• The records
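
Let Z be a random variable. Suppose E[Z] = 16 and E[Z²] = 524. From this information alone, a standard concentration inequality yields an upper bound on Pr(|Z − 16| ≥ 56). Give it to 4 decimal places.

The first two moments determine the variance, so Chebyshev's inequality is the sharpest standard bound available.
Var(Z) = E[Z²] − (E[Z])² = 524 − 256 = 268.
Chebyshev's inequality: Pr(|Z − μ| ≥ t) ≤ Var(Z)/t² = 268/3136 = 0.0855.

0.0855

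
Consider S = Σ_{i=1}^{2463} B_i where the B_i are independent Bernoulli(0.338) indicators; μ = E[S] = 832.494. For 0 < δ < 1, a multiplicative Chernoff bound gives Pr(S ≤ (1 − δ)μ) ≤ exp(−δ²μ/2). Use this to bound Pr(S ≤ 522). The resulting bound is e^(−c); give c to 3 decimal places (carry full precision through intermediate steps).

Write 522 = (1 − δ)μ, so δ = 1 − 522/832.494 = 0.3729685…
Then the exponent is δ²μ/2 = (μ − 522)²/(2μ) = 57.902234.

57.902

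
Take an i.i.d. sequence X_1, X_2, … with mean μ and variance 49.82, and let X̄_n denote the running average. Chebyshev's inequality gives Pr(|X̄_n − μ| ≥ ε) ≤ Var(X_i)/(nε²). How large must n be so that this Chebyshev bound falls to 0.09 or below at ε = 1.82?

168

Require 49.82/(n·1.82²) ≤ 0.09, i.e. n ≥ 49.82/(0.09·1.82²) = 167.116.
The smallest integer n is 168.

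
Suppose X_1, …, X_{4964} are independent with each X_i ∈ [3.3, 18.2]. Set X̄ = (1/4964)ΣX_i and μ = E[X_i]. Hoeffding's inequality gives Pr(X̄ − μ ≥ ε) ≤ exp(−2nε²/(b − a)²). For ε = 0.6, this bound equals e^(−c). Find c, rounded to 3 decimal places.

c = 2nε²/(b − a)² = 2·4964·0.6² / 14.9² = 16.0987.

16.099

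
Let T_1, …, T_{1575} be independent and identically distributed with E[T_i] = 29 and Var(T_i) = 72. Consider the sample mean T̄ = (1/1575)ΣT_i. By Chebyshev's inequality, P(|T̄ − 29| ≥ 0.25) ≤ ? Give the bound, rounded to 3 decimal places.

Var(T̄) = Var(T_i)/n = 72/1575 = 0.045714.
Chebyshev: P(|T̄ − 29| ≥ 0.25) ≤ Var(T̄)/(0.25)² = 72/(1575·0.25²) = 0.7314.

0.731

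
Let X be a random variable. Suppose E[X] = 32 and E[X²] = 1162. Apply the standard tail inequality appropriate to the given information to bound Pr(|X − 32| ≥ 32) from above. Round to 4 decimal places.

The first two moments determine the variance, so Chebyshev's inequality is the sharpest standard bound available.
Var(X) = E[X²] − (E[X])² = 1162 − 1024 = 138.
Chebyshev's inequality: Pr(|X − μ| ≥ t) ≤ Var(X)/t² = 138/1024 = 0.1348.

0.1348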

• What the exercise asks
Write out every entry above exactly as given.

• Expected output
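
Let Z be a random variable. Suppose E[Z] = 16 and E[Z²] = 524. From this information alone, a standard concentration inequality yields an upper bound on Pr(|Z − 16| ≥ 56). Give it to 4 decimal places.

The first two moments determine the variance, so Chebyshev's inequality is the sharpest standard bound available.
Var(Z) = E[Z²] − (E[Z])² = 524 − 256 = 268.
Chebyshev's inequality: Pr(|Z − μ| ≥ t) ≤ Var(Z)/t² = 268/3136 = 0.0855.

0.0855

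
Consider S = Σ_{i=1}^{2463} B_i where the B_i are independent Bernoulli(0.338) indicators; μ = E[S] = 832.494. For 0 < δ < 1, a multiplicative Chernoff bound gives Pr(S ≤ (1 − δ)μ) ≤ exp(−δ²μ/2). Use this to bound Pr(S ≤ 522). The resulting bound is e^(−c); give c to 3 decimal places (carry full precision through intermediate steps).

Write 522 = (1 − δ)μ, so δ = 1 − 522/832.494 = 0.3729685…
Then the exponent is δ²μ/2 = (μ − 522)²/(2μ) = 57.902234.

57.902

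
Take an i.i.d. sequence X_1, X_2, … with mean μ and variance 49.82, and let X̄_n denote the running average. Chebyshev's inequality gives Pr(|X̄_n − μ| ≥ ε) ≤ Var(X_i)/(nε²). How large must n be so that this Chebyshev bound falls to 0.09 or below at ε = 1.82?

168

Require 49.82/(n·1.82²) ≤ 0.09, i.e. n ≥ 49.82/(0.09·1.82²) = 167.116.
The smallest integer n is 168.

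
Suppose X_1, …, X_{4964} are independent with each X_i ∈ [3.3, 18.2]. Set X̄ = (1/4964)ΣX_i and μ = E[X_i]. Hoeffding's inequality gives Pr(X̄ − μ ≥ ε) ≤ exp(−2nε²/(b − a)²). For ε = 0.6, this bound equals e^(−c). Find c, rounded to 3 decimal places.

c = 2nε²/(b − a)² = 2·4964·0.6² / 14.9² = 16.0987.

16.099

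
Let T_1, …, T_{1575} be independent and identically distributed with E[T_i] = 29 and Var(T_i) = 72. Consider the sample mean T̄ = (1/1575)ΣT_i. By Chebyshev's inequality, P(|T̄ − 29| ≥ 0.25) ≤ ? Give the bound, rounded to 3 decimal places.

Var(T̄) = Var(T_i)/n = 72/1575 = 0.045714.
Chebyshev: P(|T̄ − 29| ≥ 0.25) ≤ Var(T̄)/(0.25)² = 72/(1575·0.25²) = 0.7314.

0.731

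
Let X be a random variable. Suppose E[X] = 32 and E[X²] = 1162. Apply the standard tail inequality appropriate to the given information to bound Pr(|X − 32| ≥ 32) from above. Round to 4 decimal places.

The first two moments determine the variance, so Chebyshev's inequality is the sharpest standard bound available.
Var(X) = E[X²] − (E[X])² = 1162 − 1024 = 138.
Chebyshev's inequality: Pr(|X − μ| ≥ t) ≤ Var(X)/t² = 138/1024 = 0.1348.

0.1348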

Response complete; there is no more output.